Problem to work on: Check each line of the entries. Copy the ones that contain the string "What".

Data supplied:
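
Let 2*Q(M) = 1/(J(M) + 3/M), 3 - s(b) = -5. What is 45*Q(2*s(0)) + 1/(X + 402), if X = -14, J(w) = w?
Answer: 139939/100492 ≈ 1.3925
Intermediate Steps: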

==

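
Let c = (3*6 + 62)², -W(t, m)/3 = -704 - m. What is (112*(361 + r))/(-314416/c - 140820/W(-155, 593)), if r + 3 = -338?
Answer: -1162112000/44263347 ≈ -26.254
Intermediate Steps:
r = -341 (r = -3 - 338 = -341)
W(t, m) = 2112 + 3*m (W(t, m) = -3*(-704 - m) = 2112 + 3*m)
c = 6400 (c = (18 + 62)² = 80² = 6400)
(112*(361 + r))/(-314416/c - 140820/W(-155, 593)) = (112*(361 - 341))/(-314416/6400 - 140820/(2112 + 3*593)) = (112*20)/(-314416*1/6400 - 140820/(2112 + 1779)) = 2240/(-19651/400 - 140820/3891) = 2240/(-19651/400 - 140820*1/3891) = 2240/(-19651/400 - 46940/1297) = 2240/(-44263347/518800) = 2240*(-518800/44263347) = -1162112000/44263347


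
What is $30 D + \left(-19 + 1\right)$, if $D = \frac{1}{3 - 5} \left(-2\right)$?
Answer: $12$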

---

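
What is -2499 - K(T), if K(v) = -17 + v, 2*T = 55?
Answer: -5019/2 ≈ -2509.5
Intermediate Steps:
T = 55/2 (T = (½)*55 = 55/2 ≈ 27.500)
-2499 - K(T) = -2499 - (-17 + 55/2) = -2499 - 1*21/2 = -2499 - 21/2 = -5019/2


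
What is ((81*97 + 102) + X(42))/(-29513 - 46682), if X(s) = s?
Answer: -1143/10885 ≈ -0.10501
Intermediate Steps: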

Output:
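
Let 2*Q(M) = 1/(J(M) + 3/M), 3 - s(b) = -5. What is 45*Q(2*s(0)) + 1/(X + 402), if X = -14, J(w) = w?
Let c = (3*6 + 62)², -W(t, m)/3 = -704 - m. What is (112*(361 + r))/(-314416/c - 140820/W(-155, 593)), if r + 3 = -338?
What is $30 D + \left(-19 + 1\right)$, if $D = \frac{1}{3 - 5} \left(-2\right)$?
What is -2499 - K(T), if K(v) = -17 + v, 2*T = 55?
What is ((81*97 + 102) + X(42))/(-29513 - 46682), if X(s) = s?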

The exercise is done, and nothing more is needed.